- Your objective -
Locate every line in the records below that holds the word "such" and return each one.
::::::
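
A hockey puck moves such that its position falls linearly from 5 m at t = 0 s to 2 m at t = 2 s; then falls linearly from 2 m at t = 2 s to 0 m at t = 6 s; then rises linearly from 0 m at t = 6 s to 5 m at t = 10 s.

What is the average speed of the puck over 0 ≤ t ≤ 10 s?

Average speed = (total path length)/(elapsed time); on a piecewise-linear x-t graph the path length is Σ|Δx|.
0–2 s: |Δx| = |2 − 5| = 3 m
2–6 s: |Δx| = |0 − 2| = 2 m
6–10 s: |Δx| = |5 − 0| = 5 m
Total path = 10 m; average speed = 10/10 = 1 m/s.

1 m/s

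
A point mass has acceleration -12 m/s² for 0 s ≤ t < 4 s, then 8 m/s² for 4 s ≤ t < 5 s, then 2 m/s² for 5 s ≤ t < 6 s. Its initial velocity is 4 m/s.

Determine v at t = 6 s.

Δv equals the area under the a-t graph; then v = v₀ + Δv.
0–4 s: -12 × 4 = -48 m/s
4–5 s: 8 × 1 = 8 m/s
5–6 s: 2 × 1 = 2 m/s
Δv = -38 m/s, so v(6) = 4 + (-38) = -34 m/s.

-34 m/s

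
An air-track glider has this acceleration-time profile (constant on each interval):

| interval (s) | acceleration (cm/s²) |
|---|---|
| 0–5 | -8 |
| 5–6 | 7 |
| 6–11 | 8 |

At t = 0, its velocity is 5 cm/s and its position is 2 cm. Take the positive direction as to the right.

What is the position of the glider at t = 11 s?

On each constant-a segment, Δv = aΔt and Δx = v₀Δt + ½aΔt²; chain segment to segment.
0–5 s: v starts 5 cm/s; Δx = 5·5 + ½·-8·5² = -75 cm; v ends -35 cm/s.
5–6 s: v starts -35 cm/s; Δx = -35·1 + ½·7·1² = -31.5 cm; v ends -28 cm/s.
6–11 s: v starts -28 cm/s; Δx = -28·5 + ½·8·5² = -40 cm; v ends 12 cm/s.
x(11) = 2 + Σ Δx = -144.5 cm.

-144.5 cm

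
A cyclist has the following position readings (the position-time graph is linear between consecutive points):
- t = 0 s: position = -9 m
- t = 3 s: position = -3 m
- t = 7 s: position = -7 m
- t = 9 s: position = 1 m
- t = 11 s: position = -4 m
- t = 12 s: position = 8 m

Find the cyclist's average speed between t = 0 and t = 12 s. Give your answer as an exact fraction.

35/12 m/s

Average speed = (total path length)/(elapsed time); on a piecewise-linear x-t graph the path length is Σ|Δx|.
0–3 s: |Δx| = |-3 − -9| = 6 m
3–7 s: |Δx| = |-7 − -3| = 4 m
7–9 s: |Δx| = |1 − -7| = 8 m
9–11 s: |Δx| = |-4 − 1| = 5 m
11–12 s: |Δx| = |8 − -4| = 12 m
Total path = 35 m; average speed = 35/12 = 35/12 m/s.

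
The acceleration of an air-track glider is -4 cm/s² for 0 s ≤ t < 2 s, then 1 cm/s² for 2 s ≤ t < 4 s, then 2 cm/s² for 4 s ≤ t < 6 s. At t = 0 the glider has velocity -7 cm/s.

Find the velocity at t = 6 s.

Δv equals the area under the a-t graph; then v = v₀ + Δv.
0–2 s: -4 × 2 = -8 cm/s
2–4 s: 1 × 2 = 2 cm/s
4–6 s: 2 × 2 = 4 cm/s
Δv = -2 cm/s, so v(6) = -7 + (-2) = -9 cm/s.

-9 cm/s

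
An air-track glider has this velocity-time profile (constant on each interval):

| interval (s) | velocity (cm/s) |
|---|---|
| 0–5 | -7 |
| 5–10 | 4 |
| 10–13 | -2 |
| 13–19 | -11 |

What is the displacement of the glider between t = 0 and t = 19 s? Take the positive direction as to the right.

-87 cm

Net displacement equals the area under the velocity-time graph (areas below the axis count negative).
0–5 s: -7 × 5 = -35 cm
5–10 s: 4 × 5 = 20 cm
10–13 s: -2 × 3 = -6 cm
13–19 s: -11 × 6 = -66 cm
Net displacement = -87 cm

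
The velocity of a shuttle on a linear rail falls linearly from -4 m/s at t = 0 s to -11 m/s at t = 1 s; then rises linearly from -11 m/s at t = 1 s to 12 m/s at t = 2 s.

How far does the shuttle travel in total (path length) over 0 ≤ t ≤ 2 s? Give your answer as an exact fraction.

Total distance travelled is ∫|v| dt — sum the magnitudes of each area piece.
0–1 s: |½(-4 + -11)(1)| = 7.5 m
1–2 s: v = 0 at t = 34/23 s; triangle areas 121/46 + 72/23 = 265/46 m
Total distance = 305/23 m

305/23 m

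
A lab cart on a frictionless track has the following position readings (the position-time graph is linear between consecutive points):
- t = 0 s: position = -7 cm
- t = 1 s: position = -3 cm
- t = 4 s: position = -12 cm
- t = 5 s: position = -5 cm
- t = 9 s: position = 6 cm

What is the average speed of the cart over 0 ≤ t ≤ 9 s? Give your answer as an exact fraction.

Average speed = (total path length)/(elapsed time); on a piecewise-linear x-t graph the path length is Σ|Δx|.
0–1 s: |Δx| = |-3 − -7| = 4 cm
1–4 s: |Δx| = |-12 − -3| = 9 cm
4–5 s: |Δx| = |-5 − -12| = 7 cm
5–9 s: |Δx| = |6 − -5| = 11 cm
Total path = 31 cm; average speed = 31/9 = 31/9 cm/s.

31/9 cm/s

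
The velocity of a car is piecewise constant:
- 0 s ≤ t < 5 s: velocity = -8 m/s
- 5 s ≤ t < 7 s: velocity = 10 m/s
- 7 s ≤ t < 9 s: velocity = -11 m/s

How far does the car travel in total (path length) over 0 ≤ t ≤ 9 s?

82 m

Distance (not displacement) is the total path length: add the absolute areas under v-t.
0–5 s: |-8| × 5 = 40 m
5–7 s: |10| × 2 = 20 m
7–9 s: |-11| × 2 = 22 m
Total distance = 82 m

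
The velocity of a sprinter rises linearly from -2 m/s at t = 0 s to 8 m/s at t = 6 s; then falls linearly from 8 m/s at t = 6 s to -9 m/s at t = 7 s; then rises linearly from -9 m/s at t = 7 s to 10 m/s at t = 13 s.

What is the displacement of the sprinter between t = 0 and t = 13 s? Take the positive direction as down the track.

Net displacement equals the area under the velocity-time graph (areas below the axis count negative).
0–6 s: ½(-2 + 8)(6) = 18 m
6–7 s: ½(8 + -9)(1) = -0.5 m
7–13 s: ½(-9 + 10)(6) = 3 m
Net displacement = 20.5 m

20.5 m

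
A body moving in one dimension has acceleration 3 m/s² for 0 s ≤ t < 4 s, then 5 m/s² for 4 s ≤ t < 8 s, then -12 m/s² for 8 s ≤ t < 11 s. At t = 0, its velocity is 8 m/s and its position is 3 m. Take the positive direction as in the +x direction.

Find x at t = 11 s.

On each constant-a segment, Δv = aΔt and Δx = v₀Δt + ½aΔt²; chain segment to segment.
0–4 s: v starts 8 m/s; Δx = 8·4 + ½·3·4² = 56 m; v ends 20 m/s.
4–8 s: v starts 20 m/s; Δx = 20·4 + ½·5·4² = 120 m; v ends 40 m/s.
8–11 s: v starts 40 m/s; Δx = 40·3 + ½·-12·3² = 66 m; v ends 4 m/s.
x(11) = 3 + Σ Δx = 245 m.

245 m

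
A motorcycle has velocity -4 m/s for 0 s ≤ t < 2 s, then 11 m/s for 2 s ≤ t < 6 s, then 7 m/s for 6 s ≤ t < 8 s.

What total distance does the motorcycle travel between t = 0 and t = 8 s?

66 m

Distance (not displacement) is the total path length: add the absolute areas under v-t.
0–2 s: |-4| × 2 = 8 m
2–6 s: |11| × 4 = 44 m
6–8 s: |7| × 2 = 14 m
Total distance = 66 m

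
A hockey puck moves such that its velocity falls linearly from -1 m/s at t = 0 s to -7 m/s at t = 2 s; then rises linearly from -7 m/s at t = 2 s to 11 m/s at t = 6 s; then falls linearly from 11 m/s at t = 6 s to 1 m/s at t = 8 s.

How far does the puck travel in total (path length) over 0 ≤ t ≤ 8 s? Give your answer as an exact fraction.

350/9 m

Total distance travelled is ∫|v| dt — sum the magnitudes of each area piece.
0–2 s: |½(-1 + -7)(2)| = 8 m
2–6 s: v = 0 at t = 32/9 s; triangle areas 49/9 + 121/9 = 170/9 m
6–8 s: |½(11 + 1)(2)| = 12 m
Total distance = 350/9 m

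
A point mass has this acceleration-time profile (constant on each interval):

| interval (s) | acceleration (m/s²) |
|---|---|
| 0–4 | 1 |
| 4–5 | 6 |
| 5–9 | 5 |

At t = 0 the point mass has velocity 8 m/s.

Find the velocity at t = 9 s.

Δv equals the area under the a-t graph; then v = v₀ + Δv.
0–4 s: 1 × 4 = 4 m/s
4–5 s: 6 × 1 = 6 m/s
5–9 s: 5 × 4 = 20 m/s
Δv = 30 m/s, so v(9) = 8 + (30) = 38 m/s.

38 m/s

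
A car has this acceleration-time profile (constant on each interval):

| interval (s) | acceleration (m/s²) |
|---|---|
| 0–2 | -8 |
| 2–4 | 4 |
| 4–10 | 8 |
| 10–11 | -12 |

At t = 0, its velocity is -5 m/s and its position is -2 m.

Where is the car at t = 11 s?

On each constant-a segment, Δv = aΔt and Δx = v₀Δt + ½aΔt²; chain segment to segment.
0–2 s: v starts -5 m/s; Δx = -5·2 + ½·-8·2² = -26 m; v ends -21 m/s.
2–4 s: v starts -21 m/s; Δx = -21·2 + ½·4·2² = -34 m; v ends -13 m/s.
4–10 s: v starts -13 m/s; Δx = -13·6 + ½·8·6² = 66 m; v ends 35 m/s.
10–11 s: v starts 35 m/s; Δx = 35·1 + ½·-12·1² = 29 m; v ends 23 m/s.
x(11) = -2 + Σ Δx = 33 m.

33 m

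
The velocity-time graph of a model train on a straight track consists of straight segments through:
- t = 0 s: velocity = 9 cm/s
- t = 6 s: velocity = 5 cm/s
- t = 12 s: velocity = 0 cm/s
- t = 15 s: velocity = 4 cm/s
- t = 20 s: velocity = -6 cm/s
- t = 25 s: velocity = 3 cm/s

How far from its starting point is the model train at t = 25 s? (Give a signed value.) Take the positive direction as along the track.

Net displacement equals the area under the velocity-time graph (areas below the axis count negative).
0–6 s: ½(9 + 5)(6) = 42 cm
6–12 s: ½(5 + 0)(6) = 15 cm
12–15 s: ½(0 + 4)(3) = 6 cm
15–20 s: ½(4 + -6)(5) = -5 cm
20–25 s: ½(-6 + 3)(5) = -7.5 cm
Net displacement = 50.5 cm

50.5 cm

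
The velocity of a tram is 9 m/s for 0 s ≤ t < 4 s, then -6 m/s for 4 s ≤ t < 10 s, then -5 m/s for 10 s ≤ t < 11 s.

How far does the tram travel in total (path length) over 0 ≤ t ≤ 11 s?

Distance (not displacement) is the total path length: add the absolute areas under v-t.
0–4 s: |9| × 4 = 36 m
4–10 s: |-6| × 6 = 36 m
10–11 s: |-5| × 1 = 5 m
Total distance = 77 m

77 m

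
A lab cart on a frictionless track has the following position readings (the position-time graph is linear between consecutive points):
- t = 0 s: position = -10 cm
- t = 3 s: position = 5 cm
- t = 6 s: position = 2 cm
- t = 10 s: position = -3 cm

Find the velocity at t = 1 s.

5 cm/s

Velocity is the slope of the x-t graph on 0–3 s: (5 − -10)/(3 − 0) = 5 cm/s.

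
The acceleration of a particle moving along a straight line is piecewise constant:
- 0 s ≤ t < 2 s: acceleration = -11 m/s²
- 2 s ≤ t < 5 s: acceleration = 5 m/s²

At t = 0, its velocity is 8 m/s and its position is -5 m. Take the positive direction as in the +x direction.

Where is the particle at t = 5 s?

-30.5 m

On each constant-a segment, Δv = aΔt and Δx = v₀Δt + ½aΔt²; chain segment to segment.
0–2 s: v starts 8 m/s; Δx = 8·2 + ½·-11·2² = -6 m; v ends -14 m/s.
2–5 s: v starts -14 m/s; Δx = -14·3 + ½·5·3² = -19.5 m; v ends 1 m/s.
x(5) = -5 + Σ Δx = -30.5 m.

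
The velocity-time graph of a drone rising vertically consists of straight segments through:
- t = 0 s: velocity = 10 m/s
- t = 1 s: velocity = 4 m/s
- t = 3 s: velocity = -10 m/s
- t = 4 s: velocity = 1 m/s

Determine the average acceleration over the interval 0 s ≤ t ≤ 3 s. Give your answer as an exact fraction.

Average acceleration = Δv/Δt = (-10 − 10)/(3 − 0) = -20/3 m/s².

-20/3 m/s²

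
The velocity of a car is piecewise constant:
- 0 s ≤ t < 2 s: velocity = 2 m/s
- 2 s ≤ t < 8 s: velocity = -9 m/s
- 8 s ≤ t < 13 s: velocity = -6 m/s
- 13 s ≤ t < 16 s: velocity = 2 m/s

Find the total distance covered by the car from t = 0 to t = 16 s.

94 m

Total distance travelled is ∫|v| dt — sum the magnitudes of each area piece.
0–2 s: |2| × 2 = 4 m
2–8 s: |-9| × 6 = 54 m
8–13 s: |-6| × 5 = 30 m
13–16 s: |2| × 3 = 6 m
Total distance = 94 m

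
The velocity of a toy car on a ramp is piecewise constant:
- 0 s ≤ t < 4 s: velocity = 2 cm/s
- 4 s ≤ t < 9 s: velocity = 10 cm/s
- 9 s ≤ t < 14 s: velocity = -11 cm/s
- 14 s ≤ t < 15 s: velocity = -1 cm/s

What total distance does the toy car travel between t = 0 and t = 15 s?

Distance (not displacement) is the total path length: add the absolute areas under v-t.
0–4 s: |2| × 4 = 8 cm
4–9 s: |10| × 5 = 50 cm
9–14 s: |-11| × 5 = 55 cm
14–15 s: |-1| × 1 = 1 cm
Total distance = 114 cm

114 cm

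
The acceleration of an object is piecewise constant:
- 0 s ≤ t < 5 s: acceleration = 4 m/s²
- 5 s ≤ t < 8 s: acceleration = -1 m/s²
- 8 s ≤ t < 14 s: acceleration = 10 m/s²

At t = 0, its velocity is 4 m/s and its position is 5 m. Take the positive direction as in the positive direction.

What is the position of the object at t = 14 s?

On each constant-a segment, Δv = aΔt and Δx = v₀Δt + ½aΔt²; chain segment to segment.
0–5 s: v starts 4 m/s; Δx = 4·5 + ½·4·5² = 70 m; v ends 24 m/s.
5–8 s: v starts 24 m/s; Δx = 24·3 + ½·-1·3² = 67.5 m; v ends 21 m/s.
8–14 s: v starts 21 m/s; Δx = 21·6 + ½·10·6² = 306 m; v ends 81 m/s.
x(14) = 5 + Σ Δx = 448.5 m.

448.5 m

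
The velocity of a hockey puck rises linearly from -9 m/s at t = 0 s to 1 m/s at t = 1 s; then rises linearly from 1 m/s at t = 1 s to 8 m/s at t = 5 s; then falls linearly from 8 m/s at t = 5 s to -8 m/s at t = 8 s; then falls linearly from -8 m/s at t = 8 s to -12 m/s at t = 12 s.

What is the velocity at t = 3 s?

4.5 m/s

On 1–5 s the graph is linear from 1 to 8 m/s: v(3) = 1 + (8 − 1)·(3 − 1)/(5 − 1) = 4.5 m/s.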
::::::
- Task answer -
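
A hockey puck moves such that its position falls linearly from 5 m at t = 0 s to 2 m at t = 2 s; then falls linearly from 2 m at t = 2 s to 0 m at t = 6 s; then rises linearly from 0 m at t = 6 s to 5 m at t = 10 s.
A hockey puck moves such that its velocity falls linearly from -1 m/s at t = 0 s to -7 m/s at t = 2 s; then rises linearly from -7 m/s at t = 2 s to 11 m/s at t = 6 s; then falls linearly from 11 m/s at t = 6 s to 1 m/s at t = 8 s.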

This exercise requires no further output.